(Beginning of DATA PROVIDED)
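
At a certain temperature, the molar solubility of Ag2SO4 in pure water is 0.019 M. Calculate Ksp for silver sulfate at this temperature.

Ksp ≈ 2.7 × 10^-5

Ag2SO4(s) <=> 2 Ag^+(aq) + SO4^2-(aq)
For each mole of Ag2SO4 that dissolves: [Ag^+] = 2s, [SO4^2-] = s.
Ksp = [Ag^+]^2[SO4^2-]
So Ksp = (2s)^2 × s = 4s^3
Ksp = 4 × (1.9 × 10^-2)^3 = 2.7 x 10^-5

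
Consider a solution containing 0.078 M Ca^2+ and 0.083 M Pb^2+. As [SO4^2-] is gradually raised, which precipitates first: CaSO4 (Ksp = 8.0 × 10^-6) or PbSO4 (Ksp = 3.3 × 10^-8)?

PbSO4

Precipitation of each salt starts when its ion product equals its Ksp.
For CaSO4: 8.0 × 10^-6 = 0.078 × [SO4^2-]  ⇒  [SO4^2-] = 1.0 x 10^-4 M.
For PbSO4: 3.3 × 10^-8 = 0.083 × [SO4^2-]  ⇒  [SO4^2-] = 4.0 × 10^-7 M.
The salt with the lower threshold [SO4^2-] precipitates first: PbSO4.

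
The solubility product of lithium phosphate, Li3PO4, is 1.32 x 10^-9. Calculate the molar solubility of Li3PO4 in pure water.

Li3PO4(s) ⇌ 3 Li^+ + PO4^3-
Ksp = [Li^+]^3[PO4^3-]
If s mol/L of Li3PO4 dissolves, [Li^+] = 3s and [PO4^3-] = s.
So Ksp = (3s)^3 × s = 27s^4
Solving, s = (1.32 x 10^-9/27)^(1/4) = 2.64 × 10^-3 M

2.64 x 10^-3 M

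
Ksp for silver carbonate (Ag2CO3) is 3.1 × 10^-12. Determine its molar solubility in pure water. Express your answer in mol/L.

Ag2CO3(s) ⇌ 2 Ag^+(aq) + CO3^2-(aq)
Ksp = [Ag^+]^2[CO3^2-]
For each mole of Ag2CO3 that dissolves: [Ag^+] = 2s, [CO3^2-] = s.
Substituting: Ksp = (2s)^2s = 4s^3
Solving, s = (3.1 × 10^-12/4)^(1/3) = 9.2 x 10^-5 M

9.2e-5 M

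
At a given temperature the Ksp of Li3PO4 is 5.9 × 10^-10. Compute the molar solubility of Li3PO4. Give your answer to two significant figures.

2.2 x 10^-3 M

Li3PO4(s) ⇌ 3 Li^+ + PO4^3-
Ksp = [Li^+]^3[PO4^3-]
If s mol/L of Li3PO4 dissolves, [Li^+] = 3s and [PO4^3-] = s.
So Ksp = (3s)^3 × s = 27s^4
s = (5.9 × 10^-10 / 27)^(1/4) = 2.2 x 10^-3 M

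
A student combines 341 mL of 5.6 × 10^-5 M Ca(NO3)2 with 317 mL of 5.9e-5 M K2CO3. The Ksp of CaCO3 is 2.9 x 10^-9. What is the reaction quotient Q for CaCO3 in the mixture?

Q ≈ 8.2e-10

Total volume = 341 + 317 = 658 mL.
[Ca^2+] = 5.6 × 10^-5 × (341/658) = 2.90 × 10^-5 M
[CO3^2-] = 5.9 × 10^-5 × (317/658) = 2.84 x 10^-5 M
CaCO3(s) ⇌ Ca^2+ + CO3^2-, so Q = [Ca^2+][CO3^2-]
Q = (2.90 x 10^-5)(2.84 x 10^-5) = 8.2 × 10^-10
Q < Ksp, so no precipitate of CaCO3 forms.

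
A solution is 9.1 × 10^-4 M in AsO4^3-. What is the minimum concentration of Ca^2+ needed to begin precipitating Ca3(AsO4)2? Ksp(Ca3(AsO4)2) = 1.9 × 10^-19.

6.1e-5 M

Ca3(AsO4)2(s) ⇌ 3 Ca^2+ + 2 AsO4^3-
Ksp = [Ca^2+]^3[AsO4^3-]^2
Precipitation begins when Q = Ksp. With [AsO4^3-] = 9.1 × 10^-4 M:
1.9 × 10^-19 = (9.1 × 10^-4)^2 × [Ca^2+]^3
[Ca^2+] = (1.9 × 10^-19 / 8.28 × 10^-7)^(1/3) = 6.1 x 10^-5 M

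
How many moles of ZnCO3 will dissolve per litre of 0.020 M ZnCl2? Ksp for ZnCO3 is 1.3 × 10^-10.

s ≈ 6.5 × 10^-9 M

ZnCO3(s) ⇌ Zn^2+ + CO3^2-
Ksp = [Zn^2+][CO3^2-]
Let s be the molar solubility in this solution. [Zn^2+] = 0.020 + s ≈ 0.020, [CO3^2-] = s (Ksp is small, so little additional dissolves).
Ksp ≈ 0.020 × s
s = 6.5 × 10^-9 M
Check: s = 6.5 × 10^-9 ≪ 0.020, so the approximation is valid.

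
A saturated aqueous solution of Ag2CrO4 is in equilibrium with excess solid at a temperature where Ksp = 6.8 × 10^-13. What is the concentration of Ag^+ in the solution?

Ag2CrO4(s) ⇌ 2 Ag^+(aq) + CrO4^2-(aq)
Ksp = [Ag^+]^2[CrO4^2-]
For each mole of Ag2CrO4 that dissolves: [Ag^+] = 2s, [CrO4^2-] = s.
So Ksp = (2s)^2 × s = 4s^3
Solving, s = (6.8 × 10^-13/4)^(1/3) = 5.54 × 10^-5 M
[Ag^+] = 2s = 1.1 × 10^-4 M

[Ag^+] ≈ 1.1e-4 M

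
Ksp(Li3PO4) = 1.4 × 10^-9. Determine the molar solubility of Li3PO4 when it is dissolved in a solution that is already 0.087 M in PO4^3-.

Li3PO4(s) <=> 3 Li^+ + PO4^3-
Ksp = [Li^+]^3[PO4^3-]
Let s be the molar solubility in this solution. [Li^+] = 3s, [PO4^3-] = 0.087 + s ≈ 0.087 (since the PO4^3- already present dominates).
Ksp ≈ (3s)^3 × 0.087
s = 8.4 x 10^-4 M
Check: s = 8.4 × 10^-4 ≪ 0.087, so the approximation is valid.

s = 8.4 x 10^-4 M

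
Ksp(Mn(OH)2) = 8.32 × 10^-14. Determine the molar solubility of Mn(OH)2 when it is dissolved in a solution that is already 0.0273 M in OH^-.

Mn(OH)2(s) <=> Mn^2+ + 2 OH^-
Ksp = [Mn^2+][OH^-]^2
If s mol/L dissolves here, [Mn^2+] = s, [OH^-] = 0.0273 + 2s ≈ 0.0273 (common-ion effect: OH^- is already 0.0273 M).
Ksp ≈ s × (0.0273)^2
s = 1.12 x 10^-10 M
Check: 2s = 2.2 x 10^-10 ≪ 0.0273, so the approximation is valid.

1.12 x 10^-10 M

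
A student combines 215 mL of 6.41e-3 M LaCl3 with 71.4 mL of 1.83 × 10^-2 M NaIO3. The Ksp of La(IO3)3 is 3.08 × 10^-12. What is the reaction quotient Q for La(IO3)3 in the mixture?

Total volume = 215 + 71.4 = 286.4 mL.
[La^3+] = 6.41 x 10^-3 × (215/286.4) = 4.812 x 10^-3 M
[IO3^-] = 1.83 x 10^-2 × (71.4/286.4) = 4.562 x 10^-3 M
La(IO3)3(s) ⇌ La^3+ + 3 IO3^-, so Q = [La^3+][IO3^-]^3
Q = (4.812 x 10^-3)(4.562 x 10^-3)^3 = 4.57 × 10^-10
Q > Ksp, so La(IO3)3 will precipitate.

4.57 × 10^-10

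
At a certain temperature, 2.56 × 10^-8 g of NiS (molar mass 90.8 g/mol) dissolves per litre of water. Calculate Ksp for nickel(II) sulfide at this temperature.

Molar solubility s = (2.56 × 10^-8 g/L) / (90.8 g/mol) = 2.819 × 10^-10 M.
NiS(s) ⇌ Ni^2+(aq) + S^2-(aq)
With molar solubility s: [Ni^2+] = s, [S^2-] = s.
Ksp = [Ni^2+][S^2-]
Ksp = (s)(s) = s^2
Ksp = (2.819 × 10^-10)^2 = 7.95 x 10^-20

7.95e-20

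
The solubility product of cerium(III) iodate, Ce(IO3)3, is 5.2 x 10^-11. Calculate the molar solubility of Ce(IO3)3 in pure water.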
(End of DATA PROVIDED)
### EXERCISE OBJECTIVE
Lines from the one containing "At a certain temperature, 2.56" through the final line of the entries are the only ones to print, and each must match exactly.

### ANSWER FOR THIS EXERCISE
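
At a certain temperature, 2.56 × 10^-8 g of NiS (molar mass 90.8 g/mol) dissolves per litre of water. Calculate Ksp for nickel(II) sulfide at this temperature.

Molar solubility s = (2.56 × 10^-8 g/L) / (90.8 g/mol) = 2.819 × 10^-10 M.
NiS(s) ⇌ Ni^2+(aq) + S^2-(aq)
With molar solubility s: [Ni^2+] = s, [S^2-] = s.
Ksp = [Ni^2+][S^2-]
Ksp = (s)(s) = s^2
Ksp = (2.819 × 10^-10)^2 = 7.95 x 10^-20

7.95e-20

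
The solubility product of cerium(III) iodate, Ce(IO3)3, is 5.2 x 10^-11. Calculate the molar solubility of Ce(IO3)3 in pure water.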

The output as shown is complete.